■ The problem:
Reproduce all entries verbatim, with nothing added or dropped.

Stored dataset items:
──────────

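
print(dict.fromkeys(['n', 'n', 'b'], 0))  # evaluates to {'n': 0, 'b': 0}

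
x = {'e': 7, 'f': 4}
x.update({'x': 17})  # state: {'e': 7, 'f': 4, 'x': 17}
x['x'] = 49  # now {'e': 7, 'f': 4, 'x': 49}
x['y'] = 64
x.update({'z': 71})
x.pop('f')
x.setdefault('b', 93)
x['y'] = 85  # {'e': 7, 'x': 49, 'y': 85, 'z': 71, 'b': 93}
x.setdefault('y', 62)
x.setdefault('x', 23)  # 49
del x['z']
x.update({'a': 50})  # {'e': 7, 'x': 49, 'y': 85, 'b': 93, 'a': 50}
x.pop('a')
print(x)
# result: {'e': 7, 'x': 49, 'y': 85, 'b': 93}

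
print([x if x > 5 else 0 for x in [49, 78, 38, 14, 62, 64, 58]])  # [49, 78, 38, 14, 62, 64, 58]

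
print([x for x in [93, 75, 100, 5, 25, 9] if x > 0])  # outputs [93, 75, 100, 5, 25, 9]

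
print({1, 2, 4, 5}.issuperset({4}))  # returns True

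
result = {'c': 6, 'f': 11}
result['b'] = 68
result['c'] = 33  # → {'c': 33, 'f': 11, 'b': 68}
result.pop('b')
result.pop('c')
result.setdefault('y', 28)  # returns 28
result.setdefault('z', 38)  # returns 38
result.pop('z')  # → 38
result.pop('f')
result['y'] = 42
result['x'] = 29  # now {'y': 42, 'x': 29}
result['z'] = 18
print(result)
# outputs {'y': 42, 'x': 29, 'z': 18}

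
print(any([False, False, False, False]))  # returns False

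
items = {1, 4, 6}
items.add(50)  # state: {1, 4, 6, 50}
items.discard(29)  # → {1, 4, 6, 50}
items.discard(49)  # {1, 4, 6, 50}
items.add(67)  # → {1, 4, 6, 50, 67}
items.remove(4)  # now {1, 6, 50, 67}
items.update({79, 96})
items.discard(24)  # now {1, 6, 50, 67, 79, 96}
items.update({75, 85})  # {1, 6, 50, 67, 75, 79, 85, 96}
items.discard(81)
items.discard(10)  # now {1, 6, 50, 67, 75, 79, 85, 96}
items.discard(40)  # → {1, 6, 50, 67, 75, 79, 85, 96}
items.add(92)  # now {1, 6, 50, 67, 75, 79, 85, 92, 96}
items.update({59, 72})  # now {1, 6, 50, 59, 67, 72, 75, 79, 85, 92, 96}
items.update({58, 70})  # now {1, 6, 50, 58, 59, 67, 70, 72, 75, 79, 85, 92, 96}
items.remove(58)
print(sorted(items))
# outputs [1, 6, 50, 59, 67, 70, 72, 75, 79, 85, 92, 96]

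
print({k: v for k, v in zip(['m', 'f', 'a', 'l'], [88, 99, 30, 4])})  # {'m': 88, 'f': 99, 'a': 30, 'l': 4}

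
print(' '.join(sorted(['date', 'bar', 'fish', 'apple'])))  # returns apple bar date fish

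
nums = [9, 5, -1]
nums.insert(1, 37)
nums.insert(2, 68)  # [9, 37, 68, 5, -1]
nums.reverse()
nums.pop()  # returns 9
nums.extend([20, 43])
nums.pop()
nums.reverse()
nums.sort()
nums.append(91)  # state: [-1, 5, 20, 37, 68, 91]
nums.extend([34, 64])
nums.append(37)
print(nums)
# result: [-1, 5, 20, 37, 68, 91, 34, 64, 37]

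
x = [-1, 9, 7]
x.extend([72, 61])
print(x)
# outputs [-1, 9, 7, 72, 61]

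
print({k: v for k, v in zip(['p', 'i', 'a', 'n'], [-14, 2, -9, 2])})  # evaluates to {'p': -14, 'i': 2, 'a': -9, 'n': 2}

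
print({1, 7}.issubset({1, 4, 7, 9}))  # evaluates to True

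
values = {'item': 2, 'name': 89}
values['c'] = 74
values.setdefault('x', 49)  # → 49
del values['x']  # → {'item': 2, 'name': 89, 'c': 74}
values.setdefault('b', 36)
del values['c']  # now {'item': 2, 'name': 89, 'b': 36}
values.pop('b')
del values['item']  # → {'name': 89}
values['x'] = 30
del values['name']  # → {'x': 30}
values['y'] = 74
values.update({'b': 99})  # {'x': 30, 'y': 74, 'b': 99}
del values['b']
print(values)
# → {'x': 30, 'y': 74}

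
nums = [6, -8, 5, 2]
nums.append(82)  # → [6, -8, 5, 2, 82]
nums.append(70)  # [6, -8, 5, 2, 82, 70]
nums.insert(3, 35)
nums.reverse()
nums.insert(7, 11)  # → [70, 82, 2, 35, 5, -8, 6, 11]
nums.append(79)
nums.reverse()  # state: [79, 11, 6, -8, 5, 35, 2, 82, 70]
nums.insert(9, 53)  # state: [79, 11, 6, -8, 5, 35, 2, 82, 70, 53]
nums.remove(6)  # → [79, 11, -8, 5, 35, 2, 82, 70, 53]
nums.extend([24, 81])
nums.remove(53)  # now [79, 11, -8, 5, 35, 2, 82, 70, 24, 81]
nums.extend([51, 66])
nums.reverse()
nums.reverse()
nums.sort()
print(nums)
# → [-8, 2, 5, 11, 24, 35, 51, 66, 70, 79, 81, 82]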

──────────

■ Expected output:
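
print(dict.fromkeys(['n', 'n', 'b'], 0))  # evaluates to {'n': 0, 'b': 0}

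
x = {'e': 7, 'f': 4}
x.update({'x': 17})  # state: {'e': 7, 'f': 4, 'x': 17}
x['x'] = 49  # now {'e': 7, 'f': 4, 'x': 49}
x['y'] = 64
x.update({'z': 71})
x.pop('f')
x.setdefault('b', 93)
x['y'] = 85  # {'e': 7, 'x': 49, 'y': 85, 'z': 71, 'b': 93}
x.setdefault('y', 62)
x.setdefault('x', 23)  # 49
del x['z']
x.update({'a': 50})  # {'e': 7, 'x': 49, 'y': 85, 'b': 93, 'a': 50}
x.pop('a')
print(x)
# result: {'e': 7, 'x': 49, 'y': 85, 'b': 93}

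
print([x if x > 5 else 0 for x in [49, 78, 38, 14, 62, 64, 58]])  # [49, 78, 38, 14, 62, 64, 58]

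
print([x for x in [93, 75, 100, 5, 25, 9] if x > 0])  # outputs [93, 75, 100, 5, 25, 9]

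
print({1, 2, 4, 5}.issuperset({4}))  # returns True

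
result = {'c': 6, 'f': 11}
result['b'] = 68
result['c'] = 33  # → {'c': 33, 'f': 11, 'b': 68}
result.pop('b')
result.pop('c')
result.setdefault('y', 28)  # returns 28
result.setdefault('z', 38)  # returns 38
result.pop('z')  # → 38
result.pop('f')
result['y'] = 42
result['x'] = 29  # now {'y': 42, 'x': 29}
result['z'] = 18
print(result)
# outputs {'y': 42, 'x': 29, 'z': 18}

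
print(any([False, False, False, False]))  # returns False

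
items = {1, 4, 6}
items.add(50)  # state: {1, 4, 6, 50}
items.discard(29)  # → {1, 4, 6, 50}
items.discard(49)  # {1, 4, 6, 50}
items.add(67)  # → {1, 4, 6, 50, 67}
items.remove(4)  # now {1, 6, 50, 67}
items.update({79, 96})
items.discard(24)  # now {1, 6, 50, 67, 79, 96}
items.update({75, 85})  # {1, 6, 50, 67, 75, 79, 85, 96}
items.discard(81)
items.discard(10)  # now {1, 6, 50, 67, 75, 79, 85, 96}
items.discard(40)  # → {1, 6, 50, 67, 75, 79, 85, 96}
items.add(92)  # now {1, 6, 50, 67, 75, 79, 85, 92, 96}
items.update({59, 72})  # now {1, 6, 50, 59, 67, 72, 75, 79, 85, 92, 96}
items.update({58, 70})  # now {1, 6, 50, 58, 59, 67, 70, 72, 75, 79, 85, 92, 96}
items.remove(58)
print(sorted(items))
# outputs [1, 6, 50, 59, 67, 70, 72, 75, 79, 85, 92, 96]

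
print({k: v for k, v in zip(['m', 'f', 'a', 'l'], [88, 99, 30, 4])})  # {'m': 88, 'f': 99, 'a': 30, 'l': 4}

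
print(' '.join(sorted(['date', 'bar', 'fish', 'apple'])))  # returns apple bar date fish

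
nums = [9, 5, -1]
nums.insert(1, 37)
nums.insert(2, 68)  # [9, 37, 68, 5, -1]
nums.reverse()
nums.pop()  # returns 9
nums.extend([20, 43])
nums.pop()
nums.reverse()
nums.sort()
nums.append(91)  # state: [-1, 5, 20, 37, 68, 91]
nums.extend([34, 64])
nums.append(37)
print(nums)
# result: [-1, 5, 20, 37, 68, 91, 34, 64, 37]

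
x = [-1, 9, 7]
x.extend([72, 61])
print(x)
# outputs [-1, 9, 7, 72, 61]

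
print({k: v for k, v in zip(['p', 'i', 'a', 'n'], [-14, 2, -9, 2])})  # evaluates to {'p': -14, 'i': 2, 'a': -9, 'n': 2}

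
print({1, 7}.issubset({1, 4, 7, 9}))  # evaluates to True

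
values = {'item': 2, 'name': 89}
values['c'] = 74
values.setdefault('x', 49)  # → 49
del values['x']  # → {'item': 2, 'name': 89, 'c': 74}
values.setdefault('b', 36)
del values['c']  # now {'item': 2, 'name': 89, 'b': 36}
values.pop('b')
del values['item']  # → {'name': 89}
values['x'] = 30
del values['name']  # → {'x': 30}
values['y'] = 74
values.update({'b': 99})  # {'x': 30, 'y': 74, 'b': 99}
del values['b']
print(values)
# → {'x': 30, 'y': 74}

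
nums = [6, -8, 5, 2]
nums.append(82)  # → [6, -8, 5, 2, 82]
nums.append(70)  # [6, -8, 5, 2, 82, 70]
nums.insert(3, 35)
nums.reverse()
nums.insert(7, 11)  # → [70, 82, 2, 35, 5, -8, 6, 11]
nums.append(79)
nums.reverse()  # state: [79, 11, 6, -8, 5, 35, 2, 82, 70]
nums.insert(9, 53)  # state: [79, 11, 6, -8, 5, 35, 2, 82, 70, 53]
nums.remove(6)  # → [79, 11, -8, 5, 35, 2, 82, 70, 53]
nums.extend([24, 81])
nums.remove(53)  # now [79, 11, -8, 5, 35, 2, 82, 70, 24, 81]
nums.extend([51, 66])
nums.reverse()
nums.reverse()
nums.sort()
print(nums)
# → [-8, 2, 5, 11, 24, 35, 51, 66, 70, 79, 81, 82]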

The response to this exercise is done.